(Dataset excerpts)
Content starts
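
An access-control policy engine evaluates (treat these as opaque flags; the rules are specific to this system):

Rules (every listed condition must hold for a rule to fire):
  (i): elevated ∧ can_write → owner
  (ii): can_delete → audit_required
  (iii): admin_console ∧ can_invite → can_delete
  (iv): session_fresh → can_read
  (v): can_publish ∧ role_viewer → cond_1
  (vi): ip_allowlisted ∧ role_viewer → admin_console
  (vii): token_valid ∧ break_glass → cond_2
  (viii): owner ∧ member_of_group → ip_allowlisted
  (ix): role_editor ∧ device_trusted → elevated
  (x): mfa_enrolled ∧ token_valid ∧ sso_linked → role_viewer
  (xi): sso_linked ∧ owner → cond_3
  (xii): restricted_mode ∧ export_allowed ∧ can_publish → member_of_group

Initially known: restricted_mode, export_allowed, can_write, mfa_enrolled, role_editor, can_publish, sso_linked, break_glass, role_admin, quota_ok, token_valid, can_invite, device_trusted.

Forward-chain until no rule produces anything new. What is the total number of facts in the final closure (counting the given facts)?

Round 1: (vii) [token_valid ∧ break_glass → cond_2]; (ix) [role_editor ∧ device_trusted → elevated]; (x) [mfa_enrolled ∧ token_valid ∧ sso_linked → role_viewer]; (xii) [restricted_mode ∧ export_allowed ∧ can_publish → member_of_group]. New: cond_2, elevated, role_viewer, member_of_group.
Round 2: (i) [elevated ∧ can_write → owner]; (v) [can_publish ∧ role_viewer → cond_1]. New: owner, cond_1.
Round 3: (viii) [owner ∧ member_of_group → ip_allowlisted]; (xi) [sso_linked ∧ owner → cond_3]. New: ip_allowlisted, cond_3.
Round 4: (vi) [ip_allowlisted ∧ role_viewer → admin_console]. New: admin_console.
Round 5: (iii) [admin_console ∧ can_invite → can_delete]. New: can_delete.
Round 6: (ii) [can_delete → audit_required]. New: audit_required.
Closure: {admin_console, audit_required, break_glass, can_delete, can_invite, can_publish, can_write, cond_1, cond_2, cond_3, device_trusted, elevated, export_allowed, ip_allowlisted, member_of_group, mfa_enrolled, owner, quota_ok, restricted_mode, role_admin, role_editor, role_viewer, sso_linked, token_valid} — 24 facts.

24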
Content ends
▸ Task instructions: Above this instruction are the records; retype exactly the lines from the one containing "(ii): can_delete → audit_required" up to and including the one containing "token_valid, can_invite, device_trusted.".

▸ Task answer:
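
  (ii): can_delete → audit_required
  (iii): admin_console ∧ can_invite → can_delete
  (iv): session_fresh → can_read
  (v): can_publish ∧ role_viewer → cond_1
  (vi): ip_allowlisted ∧ role_viewer → admin_console
  (vii): token_valid ∧ break_glass → cond_2
  (viii): owner ∧ member_of_group → ip_allowlisted
  (ix): role_editor ∧ device_trusted → elevated
  (x): mfa_enrolled ∧ token_valid ∧ sso_linked → role_viewer
  (xi): sso_linked ∧ owner → cond_3
  (xii): restricted_mode ∧ export_allowed ∧ can_publish → member_of_group

Initially known: restricted_mode, export_allowed, can_write, mfa_enrolled, role_editor, can_publish, sso_linked, break_glass, role_admin, quota_ok, token_valid, can_invite, device_trusted.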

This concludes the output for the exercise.